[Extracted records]
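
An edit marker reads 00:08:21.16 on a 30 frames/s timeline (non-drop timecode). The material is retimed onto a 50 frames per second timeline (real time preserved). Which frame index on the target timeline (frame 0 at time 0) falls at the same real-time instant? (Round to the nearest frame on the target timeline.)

Source frame index: (0×3600 + 8×60 + 21) × 30 + 16 = 15046.
Real time: 15046 / (30) = 7523/15 s.
Target frame: (7523/15) × (50) = 75230/3 ≈ 25076.667 → 25077.

frame 25077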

■ **Exercise instructions**
Return the data from the top line through the bottom line exactly.

■ **Result for this exercise**
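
An edit marker reads 00:08:21.16 on a 30 frames/s timeline (non-drop timecode). The material is retimed onto a 50 frames per second timeline (real time preserved). Which frame index on the target timeline (frame 0 at time 0) falls at the same real-time instant? (Round to the nearest frame on the target timeline.)

Source frame index: (0×3600 + 8×60 + 21) × 30 + 16 = 15046.
Real time: 15046 / (30) = 7523/15 s.
Target frame: (7523/15) × (50) = 75230/3 ≈ 25076.667 → 25077.

frame 25077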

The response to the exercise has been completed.